[STORED DATA]

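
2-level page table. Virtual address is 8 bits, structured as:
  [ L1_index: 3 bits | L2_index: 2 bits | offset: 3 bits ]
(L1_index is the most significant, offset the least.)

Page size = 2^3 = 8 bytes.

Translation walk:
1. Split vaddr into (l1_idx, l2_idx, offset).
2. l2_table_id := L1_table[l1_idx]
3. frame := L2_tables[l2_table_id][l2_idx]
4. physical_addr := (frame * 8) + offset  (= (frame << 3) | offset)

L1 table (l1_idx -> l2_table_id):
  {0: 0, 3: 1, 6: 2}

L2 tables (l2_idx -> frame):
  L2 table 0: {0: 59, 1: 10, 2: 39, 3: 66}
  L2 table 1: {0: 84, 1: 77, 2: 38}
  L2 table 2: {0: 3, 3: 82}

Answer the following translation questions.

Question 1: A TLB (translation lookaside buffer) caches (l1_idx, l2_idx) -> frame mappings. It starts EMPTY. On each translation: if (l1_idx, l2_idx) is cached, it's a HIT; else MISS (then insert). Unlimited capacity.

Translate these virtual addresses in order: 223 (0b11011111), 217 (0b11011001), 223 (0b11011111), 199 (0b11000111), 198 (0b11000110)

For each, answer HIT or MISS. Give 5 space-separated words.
vaddr=223: (6,3) not in TLB -> MISS, insert
vaddr=217: (6,3) in TLB -> HIT
vaddr=223: (6,3) in TLB -> HIT
vaddr=199: (6,0) not in TLB -> MISS, insert
vaddr=198: (6,0) in TLB -> HIT

Answer: MISS HIT HIT MISS HIT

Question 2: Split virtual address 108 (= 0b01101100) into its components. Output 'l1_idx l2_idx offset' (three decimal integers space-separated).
vaddr = 108 = 0b01101100
  top 3 bits -> l1_idx = 3
  next 2 bits -> l2_idx = 1
  bottom 3 bits -> offset = 4

Answer: 3 1 4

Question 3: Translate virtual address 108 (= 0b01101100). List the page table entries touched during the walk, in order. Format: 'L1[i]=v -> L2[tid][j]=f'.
Answer: L1[3]=1 -> L2[1][1]=77

Derivation:
vaddr = 108 = 0b01101100
Split: l1_idx=3, l2_idx=1, offset=4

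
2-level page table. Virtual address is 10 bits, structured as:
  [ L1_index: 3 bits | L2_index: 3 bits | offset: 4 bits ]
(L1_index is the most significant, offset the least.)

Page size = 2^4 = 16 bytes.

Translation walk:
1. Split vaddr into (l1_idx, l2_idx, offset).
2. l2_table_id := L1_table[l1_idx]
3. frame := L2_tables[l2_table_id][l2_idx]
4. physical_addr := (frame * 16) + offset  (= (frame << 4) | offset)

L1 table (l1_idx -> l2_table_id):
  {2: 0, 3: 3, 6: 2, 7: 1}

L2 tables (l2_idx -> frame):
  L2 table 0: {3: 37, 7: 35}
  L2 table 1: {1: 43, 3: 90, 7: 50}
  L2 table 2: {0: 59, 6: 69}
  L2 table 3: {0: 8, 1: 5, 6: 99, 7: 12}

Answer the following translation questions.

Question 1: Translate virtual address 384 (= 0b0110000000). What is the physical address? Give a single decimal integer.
vaddr = 384 = 0b0110000000
Split: l1_idx=3, l2_idx=0, offset=0
L1[3] = 3
L2[3][0] = 8
paddr = 8 * 16 + 0 = 128

Answer: 128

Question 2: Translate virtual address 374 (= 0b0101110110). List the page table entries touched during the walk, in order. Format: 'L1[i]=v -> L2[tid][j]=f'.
Answer: L1[2]=0 -> L2[0][7]=35

Derivation:
vaddr = 374 = 0b0101110110
Split: l1_idx=2, l2_idx=7, offset=6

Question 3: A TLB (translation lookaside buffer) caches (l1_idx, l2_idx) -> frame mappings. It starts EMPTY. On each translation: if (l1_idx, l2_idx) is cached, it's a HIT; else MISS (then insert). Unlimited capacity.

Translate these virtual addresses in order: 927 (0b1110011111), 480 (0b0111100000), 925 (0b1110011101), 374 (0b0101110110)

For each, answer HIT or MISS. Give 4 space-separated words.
Answer: MISS MISS HIT MISS

Derivation:
vaddr=927: (7,1) not in TLB -> MISS, insert
vaddr=480: (3,6) not in TLB -> MISS, insert
vaddr=925: (7,1) in TLB -> HIT
vaddr=374: (2,7) not in TLB -> MISS, insert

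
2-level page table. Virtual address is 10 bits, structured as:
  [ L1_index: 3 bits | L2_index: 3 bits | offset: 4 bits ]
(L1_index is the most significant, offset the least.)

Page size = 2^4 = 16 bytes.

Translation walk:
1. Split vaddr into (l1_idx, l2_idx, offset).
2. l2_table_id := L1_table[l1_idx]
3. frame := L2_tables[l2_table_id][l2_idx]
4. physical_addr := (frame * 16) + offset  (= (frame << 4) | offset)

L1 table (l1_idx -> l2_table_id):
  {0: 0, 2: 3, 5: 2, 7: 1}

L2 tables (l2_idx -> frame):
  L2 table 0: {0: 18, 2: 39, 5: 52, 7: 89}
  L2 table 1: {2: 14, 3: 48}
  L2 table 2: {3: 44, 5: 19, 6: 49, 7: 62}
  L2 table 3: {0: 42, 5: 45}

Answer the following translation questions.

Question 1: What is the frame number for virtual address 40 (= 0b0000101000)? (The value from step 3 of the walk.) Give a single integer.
vaddr = 40: l1_idx=0, l2_idx=2
L1[0] = 0; L2[0][2] = 39

Answer: 39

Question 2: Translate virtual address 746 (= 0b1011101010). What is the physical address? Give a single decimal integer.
vaddr = 746 = 0b1011101010
Split: l1_idx=5, l2_idx=6, offset=10
L1[5] = 2
L2[2][6] = 49
paddr = 49 * 16 + 10 = 794

Answer: 794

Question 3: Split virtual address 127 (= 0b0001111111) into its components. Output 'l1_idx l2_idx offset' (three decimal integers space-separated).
vaddr = 127 = 0b0001111111
  top 3 bits -> l1_idx = 0
  next 3 bits -> l2_idx = 7
  bottom 4 bits -> offset = 15

Answer: 0 7 15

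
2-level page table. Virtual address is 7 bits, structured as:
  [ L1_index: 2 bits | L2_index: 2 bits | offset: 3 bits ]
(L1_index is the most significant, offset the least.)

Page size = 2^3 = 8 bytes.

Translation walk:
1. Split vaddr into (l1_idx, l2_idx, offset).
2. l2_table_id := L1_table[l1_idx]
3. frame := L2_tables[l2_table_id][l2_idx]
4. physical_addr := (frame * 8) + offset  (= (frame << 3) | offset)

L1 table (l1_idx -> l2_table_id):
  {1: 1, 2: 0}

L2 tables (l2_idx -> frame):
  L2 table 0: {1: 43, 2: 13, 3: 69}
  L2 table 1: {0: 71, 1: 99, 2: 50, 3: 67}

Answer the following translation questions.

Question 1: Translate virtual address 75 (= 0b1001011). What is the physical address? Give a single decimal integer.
vaddr = 75 = 0b1001011
Split: l1_idx=2, l2_idx=1, offset=3
L1[2] = 0
L2[0][1] = 43
paddr = 43 * 8 + 3 = 347

Answer: 347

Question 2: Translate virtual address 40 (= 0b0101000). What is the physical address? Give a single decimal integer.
vaddr = 40 = 0b0101000
Split: l1_idx=1, l2_idx=1, offset=0
L1[1] = 1
L2[1][1] = 99
paddr = 99 * 8 + 0 = 792

Answer: 792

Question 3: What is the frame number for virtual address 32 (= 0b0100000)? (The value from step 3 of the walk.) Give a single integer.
Answer: 71

Derivation:
vaddr = 32: l1_idx=1, l2_idx=0
L1[1] = 1; L2[1][0] = 71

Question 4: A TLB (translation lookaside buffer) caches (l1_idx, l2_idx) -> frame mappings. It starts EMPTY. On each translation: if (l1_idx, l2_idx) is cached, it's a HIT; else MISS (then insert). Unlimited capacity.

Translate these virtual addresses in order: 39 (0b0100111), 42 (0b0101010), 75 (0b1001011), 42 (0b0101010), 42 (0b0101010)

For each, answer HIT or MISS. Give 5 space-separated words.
Answer: MISS MISS MISS HIT HIT

Derivation:
vaddr=39: (1,0) not in TLB -> MISS, insert
vaddr=42: (1,1) not in TLB -> MISS, insert
vaddr=75: (2,1) not in TLB -> MISS, insert
vaddr=42: (1,1) in TLB -> HIT
vaddr=42: (1,1) in TLB -> HIT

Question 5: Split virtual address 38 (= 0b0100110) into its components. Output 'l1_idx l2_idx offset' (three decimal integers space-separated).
Answer: 1 0 6

Derivation:
vaddr = 38 = 0b0100110
  top 2 bits -> l1_idx = 1
  next 2 bits -> l2_idx = 0
  bottom 3 bits -> offset = 6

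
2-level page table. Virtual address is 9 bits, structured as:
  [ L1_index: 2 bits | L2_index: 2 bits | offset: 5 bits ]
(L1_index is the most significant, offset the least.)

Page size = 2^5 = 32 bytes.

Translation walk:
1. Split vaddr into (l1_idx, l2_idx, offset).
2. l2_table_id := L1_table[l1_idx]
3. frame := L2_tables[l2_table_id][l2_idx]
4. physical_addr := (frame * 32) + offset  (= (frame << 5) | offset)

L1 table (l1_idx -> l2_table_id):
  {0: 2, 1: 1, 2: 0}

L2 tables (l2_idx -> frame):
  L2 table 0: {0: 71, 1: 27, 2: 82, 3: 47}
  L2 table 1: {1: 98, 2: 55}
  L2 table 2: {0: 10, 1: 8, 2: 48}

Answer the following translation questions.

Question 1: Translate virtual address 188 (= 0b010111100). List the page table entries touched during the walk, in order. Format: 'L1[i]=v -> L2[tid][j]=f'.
Answer: L1[1]=1 -> L2[1][1]=98

Derivation:
vaddr = 188 = 0b010111100
Split: l1_idx=1, l2_idx=1, offset=28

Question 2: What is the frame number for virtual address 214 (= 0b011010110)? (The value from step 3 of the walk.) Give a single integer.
Answer: 55

Derivation:
vaddr = 214: l1_idx=1, l2_idx=2
L1[1] = 1; L2[1][2] = 55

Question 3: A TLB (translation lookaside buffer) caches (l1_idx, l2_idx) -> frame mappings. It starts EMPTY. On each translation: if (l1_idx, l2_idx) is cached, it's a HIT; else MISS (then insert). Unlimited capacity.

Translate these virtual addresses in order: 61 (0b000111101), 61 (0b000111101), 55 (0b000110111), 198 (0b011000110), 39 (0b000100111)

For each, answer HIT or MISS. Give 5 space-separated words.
vaddr=61: (0,1) not in TLB -> MISS, insert
vaddr=61: (0,1) in TLB -> HIT
vaddr=55: (0,1) in TLB -> HIT
vaddr=198: (1,2) not in TLB -> MISS, insert
vaddr=39: (0,1) in TLB -> HIT

Answer: MISS HIT HIT MISS HIT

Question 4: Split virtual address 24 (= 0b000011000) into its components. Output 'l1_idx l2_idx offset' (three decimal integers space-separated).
vaddr = 24 = 0b000011000
  top 2 bits -> l1_idx = 0
  next 2 bits -> l2_idx = 0
  bottom 5 bits -> offset = 24

Answer: 0 0 24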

[WHAT YOU HAVE TO DO] Copy out the entries above exactly as given, starting at the top and ending with the line containing "Translate these virtual addresses in order: 223"; include both and nothing more.

[ANSWER FOR THIS EXERCISE]
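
2-level page table. Virtual address is 8 bits, structured as:
  [ L1_index: 3 bits | L2_index: 2 bits | offset: 3 bits ]
(L1_index is the most significant, offset the least.)

Page size = 2^3 = 8 bytes.

Translation walk:
1. Split vaddr into (l1_idx, l2_idx, offset).
2. l2_table_id := L1_table[l1_idx]
3. frame := L2_tables[l2_table_id][l2_idx]
4. physical_addr := (frame * 8) + offset  (= (frame << 3) | offset)

L1 table (l1_idx -> l2_table_id):
  {0: 0, 3: 1, 6: 2}

L2 tables (l2_idx -> frame):
  L2 table 0: {0: 59, 1: 10, 2: 39, 3: 66}
  L2 table 1: {0: 84, 1: 77, 2: 38}
  L2 table 2: {0: 3, 3: 82}

Answer the following translation questions.

Question 1: A TLB (translation lookaside buffer) caches (l1_idx, l2_idx) -> frame mappings. It starts EMPTY. On each translation: if (l1_idx, l2_idx) is cached, it's a HIT; else MISS (then insert). Unlimited capacity.

Translate these virtual addresses in order: 223 (0b11011111), 217 (0b11011001), 223 (0b11011111), 199 (0b11000111), 198 (0b11000110)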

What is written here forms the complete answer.